*** Entries shown

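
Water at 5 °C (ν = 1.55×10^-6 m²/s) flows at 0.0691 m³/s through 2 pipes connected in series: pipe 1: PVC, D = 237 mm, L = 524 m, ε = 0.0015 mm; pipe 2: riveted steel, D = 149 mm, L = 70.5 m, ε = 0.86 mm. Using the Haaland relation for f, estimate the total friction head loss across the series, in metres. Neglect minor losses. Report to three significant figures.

Pipe 1: V = 1.566 m/s, Re = 2.40×10^5, ε/D = 6.33×10^-6, f = 0.01501, h_1 = f(L/D)V²/2g = 4.150 m
Pipe 2: V = 3.963 m/s, Re = 3.81×10^5, ε/D = 0.00577, f = 0.03200, h_2 = f(L/D)V²/2g = 12.12 m
Series → Q common, losses add: H = Σh = 16.27 m

H ≈ 16.3 m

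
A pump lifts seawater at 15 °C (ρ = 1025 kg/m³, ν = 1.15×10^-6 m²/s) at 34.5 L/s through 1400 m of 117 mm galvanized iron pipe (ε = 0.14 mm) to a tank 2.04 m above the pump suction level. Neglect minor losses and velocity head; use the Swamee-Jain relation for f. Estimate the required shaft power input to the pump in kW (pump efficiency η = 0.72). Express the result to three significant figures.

V = 4Q/(πD²) = 3.209 m/s; Re = 3.26×10^5; ε/D = 0.00120; f = 0.02146
h_f = f(L/D)V²/2g = 134.7 m
Total head H = z + h_f = 2.04 + 134.7 = 136.8 m
P_hyd = ρgQH = 1025·9.81·0.0345·136.8 = 47.45 kW
P_shaft = P_hyd/η = 47.45/0.72 = 65.91 kW

P_shaft ≈ 65.9 kW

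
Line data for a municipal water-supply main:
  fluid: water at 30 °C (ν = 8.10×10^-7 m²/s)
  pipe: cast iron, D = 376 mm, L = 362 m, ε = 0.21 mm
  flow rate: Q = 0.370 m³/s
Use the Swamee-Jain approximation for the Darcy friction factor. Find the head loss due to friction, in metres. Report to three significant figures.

V = 4Q/(πD²) = 4·0.370/(π·0.376²) = 3.332 m/s
Re = VD/ν = 3.332·0.376/8.10×10^-7 = 1.55×10^6 → turbulent
ε/D = 0.21/376 = 5.59×10^-4
Swamee-Jain: f = 0.01751
h_f = f(L/D)V²/(2g) = 0.01751·(362/0.376)·3.332²/(2·9.81) = 9.539 m

h_f ≈ 9.54 m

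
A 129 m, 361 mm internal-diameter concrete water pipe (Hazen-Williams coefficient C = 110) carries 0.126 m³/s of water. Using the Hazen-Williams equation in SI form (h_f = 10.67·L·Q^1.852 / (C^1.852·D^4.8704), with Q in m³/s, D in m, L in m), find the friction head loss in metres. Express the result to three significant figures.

h_f = 10.67·129·0.126^1.852 / (110^1.852·0.361^4.8704) = 0.7032 m

h_f ≈ 0.703 m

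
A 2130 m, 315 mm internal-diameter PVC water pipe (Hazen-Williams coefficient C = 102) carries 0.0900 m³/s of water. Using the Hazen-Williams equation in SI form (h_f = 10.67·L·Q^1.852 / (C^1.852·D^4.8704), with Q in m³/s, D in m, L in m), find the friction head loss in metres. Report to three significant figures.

h_f ≈ 13.9 m

h_f = 10.67·2130·0.0900^1.852 / (102^1.852·0.315^4.8704) = 13.91 m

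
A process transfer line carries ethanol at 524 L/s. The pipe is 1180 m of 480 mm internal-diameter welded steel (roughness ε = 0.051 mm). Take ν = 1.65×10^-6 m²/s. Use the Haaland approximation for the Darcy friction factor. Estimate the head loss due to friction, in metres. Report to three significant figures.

h_f ≈ 14.3 m

V = 4Q/(πD²) = 4·0.524/(π·0.480²) = 2.896 m/s
Re = VD/ν = 2.896·0.480/1.65×10^-6 = 8.42×10^5 → turbulent
ε/D = 0.051/480 = 1.06×10^-4
Haaland: f = 0.01361
h_f = f(L/D)V²/(2g) = 0.01361·(1180/0.480)·2.896²/(2·9.81) = 14.30 m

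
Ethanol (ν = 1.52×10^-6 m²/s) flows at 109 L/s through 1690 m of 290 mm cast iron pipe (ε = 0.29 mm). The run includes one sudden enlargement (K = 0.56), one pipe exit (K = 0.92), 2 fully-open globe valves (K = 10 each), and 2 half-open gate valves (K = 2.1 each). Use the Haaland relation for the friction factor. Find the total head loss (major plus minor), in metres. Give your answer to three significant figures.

V = 4Q/(πD²) = 1.650 m/s; V²/2g = 0.1388 m
Re = 3.15×10^5, ε/D = 0.00100 → f = 0.02049 (Haaland)
Major: h_f = f(L/D)·V²/2g = 0.02049·5828·0.1388 = 16.57 m
Minor: ΣK = 25.7; h_m = ΣK·V²/2g = 3.564 m
Total H_L = 16.57 + 3.564 = 20.13 m

H_L ≈ 20.1 m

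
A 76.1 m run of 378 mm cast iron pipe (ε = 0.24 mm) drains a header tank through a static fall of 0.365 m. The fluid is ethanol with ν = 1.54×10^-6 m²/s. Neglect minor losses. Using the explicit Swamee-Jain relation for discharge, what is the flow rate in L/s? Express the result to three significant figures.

Q ≈ 154 L/s

Swamee-Jain (Type II): Q = -0.965·√(gD⁵h_f/L)·ln[ε/(3.7D) + √(3.17ν²L/(gD³h_f))]
√(gD⁵h_f/L) = √(9.81·0.378⁵·0.365/76.1) = 0.01906
ε/(3.7D) = 1.72×10^-4; √(3.17ν²L/(gD³h_f)) = 5.44×10^-5
Q = -0.965·0.01906·ln(2.260×10^-4) = 0.1544 m³/s
Check: V = 1.38 m/s, Re = 3.38×10^5, f = 0.01893, h_f = 0.368 m ≈ 0.365 m ✓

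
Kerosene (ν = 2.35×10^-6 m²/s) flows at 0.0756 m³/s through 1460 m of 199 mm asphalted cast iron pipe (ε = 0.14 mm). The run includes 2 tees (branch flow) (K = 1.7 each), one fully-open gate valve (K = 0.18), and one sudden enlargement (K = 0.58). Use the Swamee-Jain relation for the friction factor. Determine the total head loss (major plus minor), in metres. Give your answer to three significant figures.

H_L ≈ 45.2 m

V = 4Q/(πD²) = 2.431 m/s; V²/2g = 0.3011 m
Re = 2.06×10^5, ε/D = 7.04×10^-4 → f = 0.01989 (Swamee-Jain)
Major: h_f = f(L/D)·V²/2g = 0.01989·7337·0.3011 = 43.94 m
Minor: ΣK = 4.16; h_m = ΣK·V²/2g = 1.253 m
Total H_L = 43.94 + 1.253 = 45.20 m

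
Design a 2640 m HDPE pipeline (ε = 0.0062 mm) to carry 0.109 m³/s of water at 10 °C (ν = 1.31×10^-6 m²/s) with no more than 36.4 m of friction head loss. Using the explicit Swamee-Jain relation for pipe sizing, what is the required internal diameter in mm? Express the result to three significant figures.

D ≈ 254 mm

Swamee-Jain (Type III): D = 0.66·[ε^1.25·(LQ²/(gh_f))^4.75 + ν·Q^9.4·(L/(gh_f))^5.2]^0.04
LQ²/(gh_f) = 0.08784; L/(gh_f) = 7.393
Term 1 = ε^1.25·(…)^4.75 = 2.97×10^-12; Term 2 = ν·Q^9.4·(…)^5.2 = 3.86×10^-11
D = 0.66·(2.97×10^-12 + 3.86×10^-11)^0.04 = 0.2537 m = 254 mm
Check: V = 2.16 m/s, Re = 4.18×10^5, f = 0.01387, h_f = 34.2 m ≈ 36.4 m ✓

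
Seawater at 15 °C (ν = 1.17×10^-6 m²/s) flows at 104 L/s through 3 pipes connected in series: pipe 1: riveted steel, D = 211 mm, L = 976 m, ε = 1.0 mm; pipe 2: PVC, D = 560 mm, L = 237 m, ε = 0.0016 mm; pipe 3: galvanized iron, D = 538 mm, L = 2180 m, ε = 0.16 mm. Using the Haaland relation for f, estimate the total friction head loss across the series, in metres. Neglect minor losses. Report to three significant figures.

H ≈ 63.6 m

Pipe 1: V = 2.974 m/s, Re = 5.36×10^5, ε/D = 0.00474, f = 0.03011, h_1 = f(L/D)V²/2g = 62.80 m
Pipe 2: V = 0.4222 m/s, Re = 2.02×10^5, ε/D = 2.86×10^-6, f = 0.01548, h_2 = f(L/D)V²/2g = 0.05955 m
Pipe 3: V = 0.4575 m/s, Re = 2.10×10^5, ε/D = 2.97×10^-4, f = 0.01739, h_3 = f(L/D)V²/2g = 0.7518 m
Series → Q common, losses add: H = Σh = 63.61 m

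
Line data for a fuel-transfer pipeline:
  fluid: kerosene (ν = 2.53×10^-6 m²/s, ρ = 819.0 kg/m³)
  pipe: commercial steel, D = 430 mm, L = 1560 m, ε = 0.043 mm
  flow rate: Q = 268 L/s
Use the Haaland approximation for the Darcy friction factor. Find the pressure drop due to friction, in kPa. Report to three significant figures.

Δp ≈ 76.6 kPa

V = 4Q/(πD²) = 4·0.268/(π·0.430²) = 1.845 m/s
Re = VD/ν = 1.845·0.430/2.53×10^-6 = 3.14×10^5 → turbulent
ε/D = 0.043/430 = 1.00×10^-4
Haaland: f = 0.01514
h_f = f(L/D)V²/(2g) = 0.01514·(1560/0.430)·1.845²/(2·9.81) = 9.532 m
Δp = ρg·h_f = 819.0·9.81·9.532 = 76.58 kPa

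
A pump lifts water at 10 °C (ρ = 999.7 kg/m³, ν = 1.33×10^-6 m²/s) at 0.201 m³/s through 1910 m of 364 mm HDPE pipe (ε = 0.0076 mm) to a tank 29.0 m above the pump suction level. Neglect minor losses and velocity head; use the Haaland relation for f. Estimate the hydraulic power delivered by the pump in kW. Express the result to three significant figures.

V = 4Q/(πD²) = 1.932 m/s; Re = 5.29×10^5; ε/D = 2.09×10^-5; f = 0.01319
h_f = f(L/D)V²/2g = 13.16 m
Total head H = z + h_f = 29.0 + 13.16 = 42.16 m
P_hyd = ρgQH = 999.7·9.81·0.201·42.16 = 83.11 kW

P_hyd ≈ 83.1 kW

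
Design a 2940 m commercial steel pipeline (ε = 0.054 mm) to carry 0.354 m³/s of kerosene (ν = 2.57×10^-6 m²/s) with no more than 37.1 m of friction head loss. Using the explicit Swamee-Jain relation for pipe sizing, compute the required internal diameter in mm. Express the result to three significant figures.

D ≈ 420 mm

Swamee-Jain (Type III): D = 0.66·[ε^1.25·(LQ²/(gh_f))^4.75 + ν·Q^9.4·(L/(gh_f))^5.2]^0.04
LQ²/(gh_f) = 1.012; L/(gh_f) = 8.078
Term 1 = ε^1.25·(…)^4.75 = 4.91×10^-6; Term 2 = ν·Q^9.4·(…)^5.2 = 7.74×10^-6
D = 0.66·(4.91×10^-6 + 7.74×10^-6)^0.04 = 0.4204 m = 420 mm
Check: V = 2.55 m/s, Re = 4.17×10^5, f = 0.01508, h_f = 35.0 m ≈ 37.1 m ✓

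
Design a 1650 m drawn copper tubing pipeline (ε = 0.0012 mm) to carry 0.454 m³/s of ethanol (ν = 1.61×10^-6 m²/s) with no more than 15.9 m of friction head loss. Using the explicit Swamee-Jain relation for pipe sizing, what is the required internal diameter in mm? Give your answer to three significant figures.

Swamee-Jain (Type III): D = 0.66·[ε^1.25·(LQ²/(gh_f))^4.75 + ν·Q^9.4·(L/(gh_f))^5.2]^0.04
LQ²/(gh_f) = 2.180; L/(gh_f) = 10.58
Term 1 = ε^1.25·(…)^4.75 = 1.61×10^-6; Term 2 = ν·Q^9.4·(…)^5.2 = 2.04×10^-4
D = 0.66·(1.61×10^-6 + 2.04×10^-4)^0.04 = 0.4700 m = 470 mm
Check: V = 2.62 m/s, Re = 7.64×10^5, f = 0.01221, h_f = 15.0 m ≈ 15.9 m ✓

D ≈ 470 mm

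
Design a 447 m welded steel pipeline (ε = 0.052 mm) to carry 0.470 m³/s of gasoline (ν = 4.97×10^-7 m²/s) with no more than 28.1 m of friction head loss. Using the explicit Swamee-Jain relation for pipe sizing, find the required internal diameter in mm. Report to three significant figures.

Swamee-Jain (Type III): D = 0.66·[ε^1.25·(LQ²/(gh_f))^4.75 + ν·Q^9.4·(L/(gh_f))^5.2]^0.04
LQ²/(gh_f) = 0.3582; L/(gh_f) = 1.622
Term 1 = ε^1.25·(…)^4.75 = 3.37×10^-8; Term 2 = ν·Q^9.4·(…)^5.2 = 5.08×10^-9
D = 0.66·(3.37×10^-8 + 5.08×10^-9)^0.04 = 0.3335 m = 333 mm
Check: V = 5.38 m/s, Re = 3.61×10^6, f = 0.01348, h_f = 26.7 m ≈ 28.1 m ✓

D ≈ 333 mm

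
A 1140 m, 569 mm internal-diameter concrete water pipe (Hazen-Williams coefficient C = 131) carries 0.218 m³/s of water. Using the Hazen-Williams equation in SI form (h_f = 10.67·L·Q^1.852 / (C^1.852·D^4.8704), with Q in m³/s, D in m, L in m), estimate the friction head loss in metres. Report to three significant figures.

h_f ≈ 1.35 m

h_f = 10.67·1140·0.218^1.852 / (131^1.852·0.569^4.8704) = 1.353 m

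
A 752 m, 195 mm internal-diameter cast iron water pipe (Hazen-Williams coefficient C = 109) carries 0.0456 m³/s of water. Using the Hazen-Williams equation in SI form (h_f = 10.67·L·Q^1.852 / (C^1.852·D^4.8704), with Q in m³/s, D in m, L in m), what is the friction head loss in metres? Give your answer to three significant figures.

h_f ≈ 12.7 m

h_f = 10.67·752·0.0456^1.852 / (109^1.852·0.195^4.8704) = 12.74 m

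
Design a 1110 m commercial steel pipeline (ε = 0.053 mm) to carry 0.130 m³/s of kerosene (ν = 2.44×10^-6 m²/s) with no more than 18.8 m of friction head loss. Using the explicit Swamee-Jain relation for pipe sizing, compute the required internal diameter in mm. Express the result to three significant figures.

Swamee-Jain (Type III): D = 0.66·[ε^1.25·(LQ²/(gh_f))^4.75 + ν·Q^9.4·(L/(gh_f))^5.2]^0.04
LQ²/(gh_f) = 0.1017; L/(gh_f) = 6.019
Term 1 = ε^1.25·(…)^4.75 = 8.72×10^-11; Term 2 = ν·Q^9.4·(…)^5.2 = 1.29×10^-10
D = 0.66·(8.72×10^-11 + 1.29×10^-10)^0.04 = 0.2710 m = 271 mm
Check: V = 2.25 m/s, Re = 2.50×10^5, f = 0.01662, h_f = 17.6 m ≈ 18.8 m ✓

D ≈ 271 mm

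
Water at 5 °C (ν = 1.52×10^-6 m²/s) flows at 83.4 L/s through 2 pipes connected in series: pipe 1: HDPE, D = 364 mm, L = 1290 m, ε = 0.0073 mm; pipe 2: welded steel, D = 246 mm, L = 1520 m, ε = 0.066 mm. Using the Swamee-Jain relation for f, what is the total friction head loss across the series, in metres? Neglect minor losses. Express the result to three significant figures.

H ≈ 18.2 m

Pipe 1: V = 0.8014 m/s, Re = 1.92×10^5, ε/D = 2.01×10^-5, f = 0.01584, h_1 = f(L/D)V²/2g = 1.837 m
Pipe 2: V = 1.755 m/s, Re = 2.84×10^5, ε/D = 2.68×10^-4, f = 0.01693, h_2 = f(L/D)V²/2g = 16.41 m
Series → Q common, losses add: H = Σh = 18.25 m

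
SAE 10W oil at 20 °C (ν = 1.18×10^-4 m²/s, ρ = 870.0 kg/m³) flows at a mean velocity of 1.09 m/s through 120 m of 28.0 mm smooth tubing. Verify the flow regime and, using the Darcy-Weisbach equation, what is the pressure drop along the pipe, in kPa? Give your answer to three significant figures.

Re = VD/ν = 1.09·0.02800/1.18×10^-4 = 259 → laminar (Re < 2300)
f = 64/Re = 0.2474
h_f = f(L/D)V²/(2g) = 0.2474·(120/0.02800)·1.09²/(2·9.81) = 64.22 m
Δp = ρg·h_f = 870.0·9.81·64.22 = 548.1 kPa

Δp ≈ 548 kPa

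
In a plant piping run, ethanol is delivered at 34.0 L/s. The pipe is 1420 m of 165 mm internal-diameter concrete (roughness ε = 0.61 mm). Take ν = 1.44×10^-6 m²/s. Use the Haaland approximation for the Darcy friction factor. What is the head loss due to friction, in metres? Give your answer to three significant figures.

V = 4Q/(πD²) = 4·0.0340/(π·0.165²) = 1.590 m/s
Re = VD/ν = 1.590·0.165/1.44×10^-6 = 1.82×10^5 → turbulent
ε/D = 0.61/165 = 0.00370
Haaland: f = 0.02840
h_f = f(L/D)V²/(2g) = 0.02840·(1420/0.165)·1.590²/(2·9.81) = 31.50 m

h_f ≈ 31.5 m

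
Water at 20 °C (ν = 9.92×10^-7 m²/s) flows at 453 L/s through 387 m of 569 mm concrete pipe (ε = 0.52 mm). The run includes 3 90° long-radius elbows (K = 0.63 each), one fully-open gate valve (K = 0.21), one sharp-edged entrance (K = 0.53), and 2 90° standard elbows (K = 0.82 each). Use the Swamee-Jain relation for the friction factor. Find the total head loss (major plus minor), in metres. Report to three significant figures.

V = 4Q/(πD²) = 1.781 m/s; V²/2g = 0.1618 m
Re = 1.02×10^6, ε/D = 9.14×10^-4 → f = 0.01962 (Swamee-Jain)
Major: h_f = f(L/D)·V²/2g = 0.01962·680.1·0.1618 = 2.159 m
Minor: ΣK = 4.27; h_m = ΣK·V²/2g = 0.6907 m
Total H_L = 2.159 + 0.6907 = 2.849 m

H_L ≈ 2.85 m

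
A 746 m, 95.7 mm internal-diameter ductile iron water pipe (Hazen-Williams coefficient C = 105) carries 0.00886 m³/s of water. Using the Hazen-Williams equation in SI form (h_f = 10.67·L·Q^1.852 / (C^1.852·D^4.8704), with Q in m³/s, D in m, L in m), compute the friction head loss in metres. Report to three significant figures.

h_f = 10.67·746·0.00886^1.852 / (105^1.852·0.0957^4.8704) = 20.88 m

h_f ≈ 20.9 m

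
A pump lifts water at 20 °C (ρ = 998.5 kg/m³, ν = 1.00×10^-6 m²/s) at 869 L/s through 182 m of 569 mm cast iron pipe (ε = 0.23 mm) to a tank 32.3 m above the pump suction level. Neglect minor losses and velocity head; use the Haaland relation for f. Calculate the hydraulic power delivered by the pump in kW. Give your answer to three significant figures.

P_hyd ≈ 301 kW

V = 4Q/(πD²) = 3.417 m/s; Re = 1.94×10^6; ε/D = 4.04×10^-4; f = 0.01623
h_f = f(L/D)V²/2g = 3.091 m
Total head H = z + h_f = 32.3 + 3.091 = 35.39 m
P_hyd = ρgQH = 998.5·9.81·0.869·35.39 = 301.2 kW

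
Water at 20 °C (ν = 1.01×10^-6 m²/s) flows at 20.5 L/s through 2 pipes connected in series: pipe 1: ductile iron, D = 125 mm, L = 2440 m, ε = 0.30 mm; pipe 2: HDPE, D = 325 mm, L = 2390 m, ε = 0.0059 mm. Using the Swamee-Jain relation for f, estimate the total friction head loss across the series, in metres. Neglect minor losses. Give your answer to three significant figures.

Pipe 1: V = 1.670 m/s, Re = 2.07×10^5, ε/D = 0.00240, f = 0.02553, h_1 = f(L/D)V²/2g = 70.89 m
Pipe 2: V = 0.2471 m/s, Re = 7.95×10^4, ε/D = 1.82×10^-5, f = 0.01885, h_2 = f(L/D)V²/2g = 0.4314 m
Series → Q common, losses add: H = Σh = 71.32 m

H ≈ 71.3 m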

******

Exercise
Take from the material above the lines running from the one with "Line data for a fuel-transfer" through the one with "flow rate: Q = 268 L/s", and repeat them exactly, with nothing else.

The answer
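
Line data for a fuel-transfer pipeline:
  fluid: kerosene (ν = 2.53×10^-6 m²/s, ρ = 819.0 kg/m³)
  pipe: commercial steel, D = 430 mm, L = 1560 m, ε = 0.043 mm
  flow rate: Q = 268 L/s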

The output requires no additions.